● Task brief: Beginning with the first line, please return the entries exactly through the line that contains "filament_diameter=1.75mm, perimeters=3, infill=40%", and leave out all later lines.
BEGIN Entries shown
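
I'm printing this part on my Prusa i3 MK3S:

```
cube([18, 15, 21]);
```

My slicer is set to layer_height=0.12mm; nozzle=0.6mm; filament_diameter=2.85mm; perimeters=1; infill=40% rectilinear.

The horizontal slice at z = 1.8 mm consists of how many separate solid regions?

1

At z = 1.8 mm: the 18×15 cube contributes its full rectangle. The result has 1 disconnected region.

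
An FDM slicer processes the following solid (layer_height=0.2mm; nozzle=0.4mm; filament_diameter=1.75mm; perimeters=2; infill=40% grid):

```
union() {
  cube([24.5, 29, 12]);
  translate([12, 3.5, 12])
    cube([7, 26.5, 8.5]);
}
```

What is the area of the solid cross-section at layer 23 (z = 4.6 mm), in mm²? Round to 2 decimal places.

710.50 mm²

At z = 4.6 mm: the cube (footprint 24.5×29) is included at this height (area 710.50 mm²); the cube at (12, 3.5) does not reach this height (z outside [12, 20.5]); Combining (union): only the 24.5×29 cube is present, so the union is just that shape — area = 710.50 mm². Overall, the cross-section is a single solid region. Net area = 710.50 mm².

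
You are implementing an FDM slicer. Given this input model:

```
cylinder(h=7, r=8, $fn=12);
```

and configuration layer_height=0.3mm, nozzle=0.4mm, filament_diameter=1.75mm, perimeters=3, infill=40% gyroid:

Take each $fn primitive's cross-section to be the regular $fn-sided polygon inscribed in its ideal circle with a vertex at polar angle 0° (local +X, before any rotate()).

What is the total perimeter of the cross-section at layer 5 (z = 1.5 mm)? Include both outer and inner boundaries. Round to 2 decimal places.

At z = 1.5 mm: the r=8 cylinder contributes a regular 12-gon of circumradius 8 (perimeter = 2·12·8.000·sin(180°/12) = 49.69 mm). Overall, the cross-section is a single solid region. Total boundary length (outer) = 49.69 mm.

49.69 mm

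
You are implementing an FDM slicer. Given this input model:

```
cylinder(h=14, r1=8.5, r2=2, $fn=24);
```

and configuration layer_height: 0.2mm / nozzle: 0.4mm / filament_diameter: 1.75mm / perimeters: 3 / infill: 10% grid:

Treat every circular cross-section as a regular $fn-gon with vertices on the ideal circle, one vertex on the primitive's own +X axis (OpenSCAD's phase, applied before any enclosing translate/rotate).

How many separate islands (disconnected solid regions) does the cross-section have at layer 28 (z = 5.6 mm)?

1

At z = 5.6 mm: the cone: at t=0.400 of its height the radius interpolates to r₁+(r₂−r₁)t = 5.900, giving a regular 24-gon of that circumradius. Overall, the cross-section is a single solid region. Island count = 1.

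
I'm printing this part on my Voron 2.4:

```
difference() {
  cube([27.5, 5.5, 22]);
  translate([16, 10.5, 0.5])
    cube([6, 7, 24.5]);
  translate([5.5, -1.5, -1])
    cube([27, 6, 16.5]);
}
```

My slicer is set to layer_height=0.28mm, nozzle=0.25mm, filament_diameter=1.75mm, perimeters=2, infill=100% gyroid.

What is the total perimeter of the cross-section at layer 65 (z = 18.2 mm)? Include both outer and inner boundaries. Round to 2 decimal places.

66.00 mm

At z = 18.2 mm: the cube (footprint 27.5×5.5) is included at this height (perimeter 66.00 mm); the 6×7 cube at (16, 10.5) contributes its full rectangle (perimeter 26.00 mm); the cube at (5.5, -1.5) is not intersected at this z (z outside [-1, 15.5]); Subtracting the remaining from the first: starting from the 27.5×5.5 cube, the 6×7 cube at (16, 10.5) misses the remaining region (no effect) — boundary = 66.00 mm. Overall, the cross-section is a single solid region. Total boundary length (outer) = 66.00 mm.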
END Entries shown
● Task output:
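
I'm printing this part on my Prusa i3 MK3S:

```
cube([18, 15, 21]);
```

My slicer is set to layer_height=0.12mm; nozzle=0.6mm; filament_diameter=2.85mm; perimeters=1; infill=40% rectilinear.

The horizontal slice at z = 1.8 mm consists of how many separate solid regions?

1

At z = 1.8 mm: the 18×15 cube contributes its full rectangle. The result has 1 disconnected region.

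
An FDM slicer processes the following solid (layer_height=0.2mm; nozzle=0.4mm; filament_diameter=1.75mm; perimeters=2; infill=40% grid):

```
union() {
  cube([24.5, 29, 12]);
  translate([12, 3.5, 12])
    cube([7, 26.5, 8.5]);
}
```

What is the area of the solid cross-section at layer 23 (z = 4.6 mm), in mm²? Round to 2 decimal places.

710.50 mm²

At z = 4.6 mm: the cube (footprint 24.5×29) is included at this height (area 710.50 mm²); the cube at (12, 3.5) does not reach this height (z outside [12, 20.5]); Combining (union): only the 24.5×29 cube is present, so the union is just that shape — area = 710.50 mm². Overall, the cross-section is a single solid region. Net area = 710.50 mm².

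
You are implementing an FDM slicer. Given this input model:

```
cylinder(h=7, r=8, $fn=12);
```

and configuration layer_height=0.3mm, nozzle=0.4mm, filament_diameter=1.75mm, perimeters=3, infill=40% gyroid: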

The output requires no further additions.